=== Action item ===
Lines before the one with "The vertices of a 6-gon, in" are left out; return that line and all that follow it, exactly, through the end of the data.

=== Data ===

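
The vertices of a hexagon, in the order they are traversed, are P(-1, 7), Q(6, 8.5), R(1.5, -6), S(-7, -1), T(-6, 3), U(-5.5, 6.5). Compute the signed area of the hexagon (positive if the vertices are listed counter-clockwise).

Apply the shoelace (surveyor's) formula: 2A = Σ (x_i·y_{i+1} − x_{i+1}·y_i), indices taken mod 6.
Σ = (-50.5) + (-48.75) + (-43.5) + (-27) + (-22.5) + (-32) = -224.25
Signed area = Σ/2 = -112.125 (negative ⇒ clockwise traversal).

-112.125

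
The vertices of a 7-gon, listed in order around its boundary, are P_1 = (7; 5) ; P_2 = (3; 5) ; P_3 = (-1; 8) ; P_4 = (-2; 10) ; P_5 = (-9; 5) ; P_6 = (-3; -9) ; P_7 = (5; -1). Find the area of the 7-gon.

Apply the shoelace formula: 2A = Σ (x_i·y_{i+1} − x_{i+1}·y_i), indices taken mod 7.
Σ = (20) + (29) + (6) + (80) + (96) + (48) + (32) = 311
Area = |Σ|/2 = 155.5.

155.5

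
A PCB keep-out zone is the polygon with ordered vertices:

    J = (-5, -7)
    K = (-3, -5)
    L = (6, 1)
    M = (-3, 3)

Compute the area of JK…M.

Apply Gauss's area formula: 2A = Σ (x_i·y_{i+1} − x_{i+1}·y_i), indices taken mod 4.
Σ = (4) + (27) + (21) + (36) = 88
Area = |Σ|/2 = 44.

44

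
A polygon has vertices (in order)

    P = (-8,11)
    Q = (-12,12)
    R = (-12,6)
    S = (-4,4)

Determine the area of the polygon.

Cross-terms: 36, 72, -24, -12  ⇒  Σ = 72
Area = |Σ|/2 = 36.

36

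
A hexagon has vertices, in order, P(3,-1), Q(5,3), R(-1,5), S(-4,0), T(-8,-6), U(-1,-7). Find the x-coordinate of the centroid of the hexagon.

Apply Gauss's area formula. First the cross-terms c_i = x_i·y_{i+1} − x_{i+1}·y_i:
  14, 28, 20, 24, 50, 22  ⇒  2A = 158, A = 79.
Then Σ (x_i + x_{i+1})·c_i = -570, so x̄ = -570 / (6·79) = -95/79.

-95/79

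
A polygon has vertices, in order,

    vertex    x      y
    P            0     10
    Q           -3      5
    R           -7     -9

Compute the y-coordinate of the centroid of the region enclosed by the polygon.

Apply the surveyor's formula. First the cross-terms c_i = x_i·y_{i+1} − x_{i+1}·y_i:
  30, 62, -70  ⇒  2A = 22, A = 11.
Then Σ (y_i + y_{i+1})·c_i = 132, so ȳ = 132 / (6·11) = 2.

2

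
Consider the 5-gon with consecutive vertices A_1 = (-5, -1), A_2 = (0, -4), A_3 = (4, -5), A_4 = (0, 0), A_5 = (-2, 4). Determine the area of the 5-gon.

Apply Gauss's area formula: 2A = Σ (x_i·y_{i+1} − x_{i+1}·y_i), indices taken mod 5.
Σ = (20) + (16) + (0) + (0) + (22) = 58
Area = |Σ|/2 = 29.

29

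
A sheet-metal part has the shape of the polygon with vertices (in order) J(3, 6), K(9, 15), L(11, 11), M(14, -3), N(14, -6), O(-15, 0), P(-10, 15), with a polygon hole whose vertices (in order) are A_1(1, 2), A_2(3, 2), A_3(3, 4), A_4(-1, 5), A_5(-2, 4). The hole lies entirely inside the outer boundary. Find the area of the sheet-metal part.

352.5

Outer boundary:
J→K: (3)(15) − (9)(6) = -9
K→L: (9)(11) − (11)(15) = -66
L→M: (11)(-3) − (14)(11) = -187
M→N: (14)(-6) − (14)(-3) = -42
N→O: (14)(0) − (-15)(-6) = -90
O→P: (-15)(15) − (-10)(0) = -225
P→J: (-10)(6) − (3)(15) = -105
Σ = -724
Area = |Σ|/2 = 362.
Hole:
Apply the shoelace formula: 2A = Σ (x_i·y_{i+1} − x_{i+1}·y_i), indices taken mod 5.
Σ = (-4) + (6) + (19) + (6) + (-8) = 19
Area = |Σ|/2 = 9.5.
Net area = 362 − 9.5 = 352.5.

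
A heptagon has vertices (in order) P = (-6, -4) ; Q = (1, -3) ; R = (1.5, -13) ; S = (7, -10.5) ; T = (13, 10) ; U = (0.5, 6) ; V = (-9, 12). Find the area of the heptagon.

P→Q: (-6)(-3) − (1)(-4) = 22
Q→R: (1)(-13) − (1.5)(-3) = -8.5
R→S: (1.5)(-10.5) − (7)(-13) = 75.25
S→T: (7)(10) − (13)(-10.5) = 206.5
T→U: (13)(6) − (0.5)(10) = 73
U→V: (0.5)(12) − (-9)(6) = 60
V→P: (-9)(-4) − (-6)(12) = 108
Σ = 536.25
Area = |Σ|/2 = 268.125.

268.125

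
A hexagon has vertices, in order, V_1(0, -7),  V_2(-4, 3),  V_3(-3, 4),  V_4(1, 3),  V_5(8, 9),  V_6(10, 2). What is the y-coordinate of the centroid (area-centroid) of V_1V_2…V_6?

224/207

Apply Gauss's area formula. First the cross-terms c_i = x_i·y_{i+1} − x_{i+1}·y_i:
  -28, -7, -13, -15, -74, -70  ⇒  2A = -207, A = -103.5.
Then Σ (y_i + y_{i+1})·c_i = -672, so ȳ = -672 / (6·(-103.5)) = 224/207.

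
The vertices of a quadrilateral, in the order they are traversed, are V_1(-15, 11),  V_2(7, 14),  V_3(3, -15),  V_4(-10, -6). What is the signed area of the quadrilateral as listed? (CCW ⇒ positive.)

-401

Apply the surveyor's formula: 2A = Σ (x_i·y_{i+1} − x_{i+1}·y_i), indices taken mod 4.
Σ = (-287) + (-147) + (-168) + (-200) = -802
Signed area = Σ/2 = -401 (negative ⇒ clockwise traversal).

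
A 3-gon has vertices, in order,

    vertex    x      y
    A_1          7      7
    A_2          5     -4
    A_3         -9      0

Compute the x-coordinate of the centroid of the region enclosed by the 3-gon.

1

Apply the surveyor's formula. First the cross-terms c_i = x_i·y_{i+1} − x_{i+1}·y_i:
  -63, -36, -63  ⇒  2A = -162, A = -81.
Then Σ (x_i + x_{i+1})·c_i = -486, so x̄ = -486 / (6·(-81)) = 1.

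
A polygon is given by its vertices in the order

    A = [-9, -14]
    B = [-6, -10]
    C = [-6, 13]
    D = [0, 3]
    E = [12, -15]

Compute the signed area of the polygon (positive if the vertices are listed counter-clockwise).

Apply the shoelace (surveyor's) formula: 2A = Σ (x_i·y_{i+1} − x_{i+1}·y_i), indices taken mod 5.
Σ = (6) + (-138) + (-18) + (-36) + (-303) = -489
Signed area = Σ/2 = -244.5 (negative ⇒ clockwise traversal).

-244.5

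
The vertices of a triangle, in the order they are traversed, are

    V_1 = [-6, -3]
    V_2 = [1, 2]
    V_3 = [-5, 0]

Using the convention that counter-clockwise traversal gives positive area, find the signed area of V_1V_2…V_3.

8

Apply the shoelace formula: 2A = Σ (x_i·y_{i+1} − x_{i+1}·y_i), indices taken mod 3.
Σ = (-9) + (10) + (15) = 16
Signed area = Σ/2 = 8 (positive ⇒ counter-clockwise traversal).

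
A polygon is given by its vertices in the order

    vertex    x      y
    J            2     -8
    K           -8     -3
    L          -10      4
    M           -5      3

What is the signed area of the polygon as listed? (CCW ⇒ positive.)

Apply the surveyor's formula: 2A = Σ (x_i·y_{i+1} − x_{i+1}·y_i), indices taken mod 4.
J→K: (2)(-3) − (-8)(-8) = -70
K→L: (-8)(4) − (-10)(-3) = -62
L→M: (-10)(3) − (-5)(4) = -10
M→J: (-5)(-8) − (2)(3) = 34
Σ = -108
Signed area = Σ/2 = -54 (negative ⇒ clockwise traversal).

-54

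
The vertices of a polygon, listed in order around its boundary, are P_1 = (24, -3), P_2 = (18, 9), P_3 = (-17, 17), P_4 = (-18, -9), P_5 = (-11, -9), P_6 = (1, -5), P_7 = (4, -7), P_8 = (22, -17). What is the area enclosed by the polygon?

878

Apply the surveyor's formula: 2A = Σ (x_i·y_{i+1} − x_{i+1}·y_i), indices taken mod 8.
Cross-terms: 270, 459, 459, 63, 64, 13, 86, 342  ⇒  Σ = 1756
Area = |Σ|/2 = 878.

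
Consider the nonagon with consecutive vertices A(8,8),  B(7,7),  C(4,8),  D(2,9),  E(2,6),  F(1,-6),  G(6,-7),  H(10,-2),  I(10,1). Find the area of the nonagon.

106.5

Σ = (0) + (28) + (20) + (-6) + (-18) + (29) + (58) + (30) + (72) = 213
Area = |Σ|/2 = 106.5.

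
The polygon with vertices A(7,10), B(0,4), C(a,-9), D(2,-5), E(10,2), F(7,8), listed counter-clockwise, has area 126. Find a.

The doubled signed area Σ (x_i y_{i+1} − x_{i+1} y_i) is linear in a.
With a=0 it equals 180; the coefficient of a is -9 (from the two edges through C).
So -9·a + 180 = 2·126 = 252 ⇒ a = -8.

-8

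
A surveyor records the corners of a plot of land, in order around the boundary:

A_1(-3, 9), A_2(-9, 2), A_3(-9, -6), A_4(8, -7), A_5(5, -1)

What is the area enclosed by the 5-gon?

Apply the surveyor's formula: 2A = Σ (x_i·y_{i+1} − x_{i+1}·y_i), indices taken mod 5.
A_1→A_2: (-3)(2) − (-9)(9) = 75
A_2→A_3: (-9)(-6) − (-9)(2) = 72
A_3→A_4: (-9)(-7) − (8)(-6) = 111
A_4→A_5: (8)(-1) − (5)(-7) = 27
A_5→A_1: (5)(9) − (-3)(-1) = 42
Σ = 327
Area = |Σ|/2 = 163.5.

163.5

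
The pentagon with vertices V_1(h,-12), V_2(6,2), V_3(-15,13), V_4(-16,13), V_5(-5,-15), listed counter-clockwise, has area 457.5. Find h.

21

The doubled signed area Σ (x_i y_{i+1} − x_{i+1} y_i) is linear in h.
With h=0 it equals 558; the coefficient of h is 17 (from the two edges through V_1).
So 17·h + 558 = 2·457.5 = 915 ⇒ h = 21.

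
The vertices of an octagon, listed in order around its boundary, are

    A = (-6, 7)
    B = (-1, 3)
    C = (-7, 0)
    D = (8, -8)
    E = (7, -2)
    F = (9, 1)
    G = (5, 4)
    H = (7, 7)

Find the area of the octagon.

130

Σ = (-11) + (21) + (56) + (40) + (25) + (31) + (7) + (91) = 260
Area = |Σ|/2 = 130.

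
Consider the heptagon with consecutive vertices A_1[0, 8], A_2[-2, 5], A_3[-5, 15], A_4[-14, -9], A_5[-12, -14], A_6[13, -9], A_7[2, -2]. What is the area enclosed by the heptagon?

Apply Gauss's area formula: 2A = Σ (x_i·y_{i+1} − x_{i+1}·y_i), indices taken mod 7.
Cross-terms: 16, -5, 255, 88, 290, -8, 16  ⇒  Σ = 652
Area = |Σ|/2 = 326.

326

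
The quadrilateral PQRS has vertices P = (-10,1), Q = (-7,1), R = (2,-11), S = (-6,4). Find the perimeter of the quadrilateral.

|PQ| = √((3)² + (0)²) = √9 = 3
|QR| = √((9)² + (-12)²) = √225 = 15
|RS| = √((-8)² + (15)²) = √289 = 17
|SP| = √((-4)² + (-3)²) = √25 = 5
Perimeter = 3 + 15 + 17 + 5 = 40.

40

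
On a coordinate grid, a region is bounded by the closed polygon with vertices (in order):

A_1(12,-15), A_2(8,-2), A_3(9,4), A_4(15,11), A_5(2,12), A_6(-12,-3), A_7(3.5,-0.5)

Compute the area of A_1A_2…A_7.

Apply the shoelace formula: 2A = Σ (x_i·y_{i+1} − x_{i+1}·y_i), indices taken mod 7.
Σ = (96) + (50) + (39) + (158) + (138) + (16.5) + (-46.5) = 451
Area = |Σ|/2 = 225.5.

225.5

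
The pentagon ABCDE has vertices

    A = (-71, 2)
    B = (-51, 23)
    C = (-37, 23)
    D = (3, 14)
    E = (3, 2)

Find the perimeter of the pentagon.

170

|AB| = √((20)² + (21)²) = √841 = 29
|BC| = √((14)² + (0)²) = √196 = 14
|CD| = √((40)² + (-9)²) = √1681 = 41
|DE| = √((0)² + (-12)²) = √144 = 12
|EA| = √((-74)² + (0)²) = √5476 = 74
Perimeter = 29 + 14 + 41 + 12 + 74 = 170.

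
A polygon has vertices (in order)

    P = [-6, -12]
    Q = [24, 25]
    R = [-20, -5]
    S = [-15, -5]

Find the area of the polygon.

346.5

Σ = (138) + (380) + (25) + (150) = 693
Area = |Σ|/2 = 346.5.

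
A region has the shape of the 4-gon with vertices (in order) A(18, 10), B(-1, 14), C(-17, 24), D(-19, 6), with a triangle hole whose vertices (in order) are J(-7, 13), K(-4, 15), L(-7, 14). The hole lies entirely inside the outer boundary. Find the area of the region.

264.5

Outer boundary:
Apply the shoelace formula: 2A = Σ (x_i·y_{i+1} − x_{i+1}·y_i), indices taken mod 4.
Σ = (262) + (214) + (354) + (-298) = 532
Area = |Σ|/2 = 266.
Hole:
Apply the shoelace formula: 2A = Σ (x_i·y_{i+1} − x_{i+1}·y_i), indices taken mod 3.
Cross-terms: -53, 49, 7  ⇒  Σ = 3
Area = |Σ|/2 = 1.5.
Net area = 266 − 1.5 = 264.5.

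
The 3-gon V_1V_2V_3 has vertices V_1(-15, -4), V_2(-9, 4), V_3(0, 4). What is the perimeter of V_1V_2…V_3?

36

|V_1V_2| = √((6)² + (8)²) = √100 = 10
|V_2V_3| = √((9)² + (0)²) = √81 = 9
|V_3V_1| = √((-15)² + (-8)²) = √289 = 17
Perimeter = 10 + 9 + 17 = 36.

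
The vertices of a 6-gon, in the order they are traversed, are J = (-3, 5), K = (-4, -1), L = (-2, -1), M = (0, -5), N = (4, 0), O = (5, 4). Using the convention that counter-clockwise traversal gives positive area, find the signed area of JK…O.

54

J→K: (-3)(-1) − (-4)(5) = 23
K→L: (-4)(-1) − (-2)(-1) = 2
L→M: (-2)(-5) − (0)(-1) = 10
M→N: (0)(0) − (4)(-5) = 20
N→O: (4)(4) − (5)(0) = 16
O→J: (5)(5) − (-3)(4) = 37
Σ = 108
Signed area = Σ/2 = 54 (positive ⇒ counter-clockwise traversal).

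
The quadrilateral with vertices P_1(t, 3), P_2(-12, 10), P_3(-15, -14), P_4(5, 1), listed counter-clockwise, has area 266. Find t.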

=== Solution ===
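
The vertices of a 6-gon, in the order they are traversed, are J = (-3, 5), K = (-4, -1), L = (-2, -1), M = (0, -5), N = (4, 0), O = (5, 4). Using the convention that counter-clockwise traversal gives positive area, find the signed area of JK…O.

54

J→K: (-3)(-1) − (-4)(5) = 23
K→L: (-4)(-1) − (-2)(-1) = 2
L→M: (-2)(-5) − (0)(-1) = 10
M→N: (0)(0) − (4)(-5) = 20
N→O: (4)(4) − (5)(0) = 16
O→J: (5)(5) − (-3)(4) = 37
Σ = 108
Signed area = Σ/2 = 54 (positive ⇒ counter-clockwise traversal).

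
The quadrilateral with vertices P_1(t, 3), P_2(-12, 10), P_3(-15, -14), P_4(5, 1), listed counter-clockwise, has area 266. Find t.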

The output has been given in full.